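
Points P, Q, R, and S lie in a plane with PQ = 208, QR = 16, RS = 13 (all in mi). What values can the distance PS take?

The maximum is all hops collinear in one direction: 208 + 16 + 13 = 237.
The longest hop is 208; the others sum to 29. Folding the others back against it leaves at least 208 − 29 = 179.

179 ≤ PS ≤ 237 mi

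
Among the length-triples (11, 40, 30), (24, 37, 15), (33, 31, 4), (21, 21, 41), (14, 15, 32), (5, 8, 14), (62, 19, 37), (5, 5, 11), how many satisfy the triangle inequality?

(11,30,40): 11+30 > 40 → valid
(15,24,37): 15+24 > 37 → valid
(4,31,33): 4+31 > 33 → valid
(21,21,41): 21+21 > 41 → valid
(14,15,32): 14+15 ≤ 32 → not valid
(5,8,14): 5+8 ≤ 14 → not valid
(19,37,62): 19+37 ≤ 62 → not valid
(5,5,11): 5+5 ≤ 11 → not valid
4 of the 8 triples form a triangle.

4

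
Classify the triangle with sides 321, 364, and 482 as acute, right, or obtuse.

Compare the square of the longest side to the sum of squares of the other two: 321² + 364² = 235537 > 232324 = 482².

acute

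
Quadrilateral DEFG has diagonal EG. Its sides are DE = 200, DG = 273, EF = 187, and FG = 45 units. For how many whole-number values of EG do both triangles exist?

89

From triangle DEG: 73 < EG < 473.
From triangle FEG: 142 < EG < 232.
Intersection: 142 < EG < 232, so integers 143 through 231: 89 values.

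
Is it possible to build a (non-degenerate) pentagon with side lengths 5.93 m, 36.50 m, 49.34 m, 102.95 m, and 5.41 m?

For a pentagon, each side must be shorter than the sum of the others.
Here the longest side is 102.95, but the remaining 4 sides sum to only 97.18.

No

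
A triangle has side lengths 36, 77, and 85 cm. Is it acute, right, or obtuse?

Compare the square of the longest side to the sum of squares of the other two: 36² + 77² = 7225 = 85².

right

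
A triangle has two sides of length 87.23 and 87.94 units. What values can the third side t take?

By the triangle inequality, t must be less than 87.23 + 87.94 = 175.17 and greater than |87.23 − 87.94| = 0.71.

0.71 < t < 175.17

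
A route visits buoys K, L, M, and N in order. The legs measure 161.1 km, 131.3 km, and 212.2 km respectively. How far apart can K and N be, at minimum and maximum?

The maximum is all hops collinear in one direction: 161.1 + 131.3 + 212.2 = 504.6.
The longest hop is 212.2; the others sum to 292.4. Since 212.2 ≤ 292.4, the path can fold back on itself completely, so the minimum distance is 0.

0 ≤ KN ≤ 504.6 km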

--*--

■ Exercise instructions:
Write each record out again exactly.

■ Answer section:
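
Points P, Q, R, and S lie in a plane with PQ = 208, QR = 16, RS = 13 (all in mi). What values can the distance PS take?

The maximum is all hops collinear in one direction: 208 + 16 + 13 = 237.
The longest hop is 208; the others sum to 29. Folding the others back against it leaves at least 208 − 29 = 179.

179 ≤ PS ≤ 237 mi

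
Among the length-triples (11, 40, 30), (24, 37, 15), (33, 31, 4), (21, 21, 41), (14, 15, 32), (5, 8, 14), (62, 19, 37), (5, 5, 11), how many satisfy the triangle inequality?

(11,30,40): 11+30 > 40 → valid
(15,24,37): 15+24 > 37 → valid
(4,31,33): 4+31 > 33 → valid
(21,21,41): 21+21 > 41 → valid
(14,15,32): 14+15 ≤ 32 → not valid
(5,8,14): 5+8 ≤ 14 → not valid
(19,37,62): 19+37 ≤ 62 → not valid
(5,5,11): 5+5 ≤ 11 → not valid
4 of the 8 triples form a triangle.

4

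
Classify the triangle with sides 321, 364, and 482 as acute, right, or obtuse.

Compare the square of the longest side to the sum of squares of the other two: 321² + 364² = 235537 > 232324 = 482².

acute

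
Quadrilateral DEFG has diagonal EG. Its sides are DE = 200, DG = 273, EF = 187, and FG = 45 units. For how many whole-number values of EG do both triangles exist?

89

From triangle DEG: 73 < EG < 473.
From triangle FEG: 142 < EG < 232.
Intersection: 142 < EG < 232, so integers 143 through 231: 89 values.

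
Is it possible to build a (non-degenerate) pentagon with side lengths 5.93 m, 36.50 m, 49.34 m, 102.95 m, and 5.41 m?

For a pentagon, each side must be shorter than the sum of the others.
Here the longest side is 102.95, but the remaining 4 sides sum to only 97.18.

No

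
A triangle has side lengths 36, 77, and 85 cm. Is it acute, right, or obtuse?

Compare the square of the longest side to the sum of squares of the other two: 36² + 77² = 7225 = 85².

right

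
A triangle has two sides of length 87.23 and 87.94 units. What values can the third side t take?

By the triangle inequality, t must be less than 87.23 + 87.94 = 175.17 and greater than |87.23 − 87.94| = 0.71.

0.71 < t < 175.17

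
A route visits buoys K, L, M, and N in order. The legs measure 161.1 km, 131.3 km, and 212.2 km respectively. How far apart can K and N be, at minimum and maximum?

The maximum is all hops collinear in one direction: 161.1 + 131.3 + 212.2 = 504.6.
The longest hop is 212.2; the others sum to 292.4. Since 212.2 ≤ 292.4, the path can fold back on itself completely, so the minimum distance is 0.

0 ≤ KN ≤ 504.6 km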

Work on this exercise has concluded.